Your assignment: Restate the whole of the data verbatim, omitting nothing.

----

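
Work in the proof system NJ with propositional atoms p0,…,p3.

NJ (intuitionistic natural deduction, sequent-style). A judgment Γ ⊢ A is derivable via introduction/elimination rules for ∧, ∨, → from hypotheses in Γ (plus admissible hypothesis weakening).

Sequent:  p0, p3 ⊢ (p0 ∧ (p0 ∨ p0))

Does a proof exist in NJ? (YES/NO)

Proof tree:
[Wk] p0, p3 ⊢ (p0 ∧ (p0 ∨ p0))
  [∧I] p0 ⊢ (p0 ∧ (p0 ∨ p0))
    [Ax] p0 ⊢ p0
    [∨I₁] p0 ⊢ (p0 ∨ p0)
      [Ax] p0 ⊢ p0

Result: YES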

----

Your response:
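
Work in the proof system NJ with propositional atoms p0,…,p3.

NJ (intuitionistic natural deduction, sequent-style). A judgment Γ ⊢ A is derivable via introduction/elimination rules for ∧, ∨, → from hypotheses in Γ (plus admissible hypothesis weakening).

Sequent:  p0, p3 ⊢ (p0 ∧ (p0 ∨ p0))

Does a proof exist in NJ? (YES/NO)

Proof tree:
[Wk] p0, p3 ⊢ (p0 ∧ (p0 ∨ p0))
  [∧I] p0 ⊢ (p0 ∧ (p0 ∨ p0))
    [Ax] p0 ⊢ p0
    [∨I₁] p0 ⊢ (p0 ∨ p0)
      [Ax] p0 ⊢ p0

Result: YES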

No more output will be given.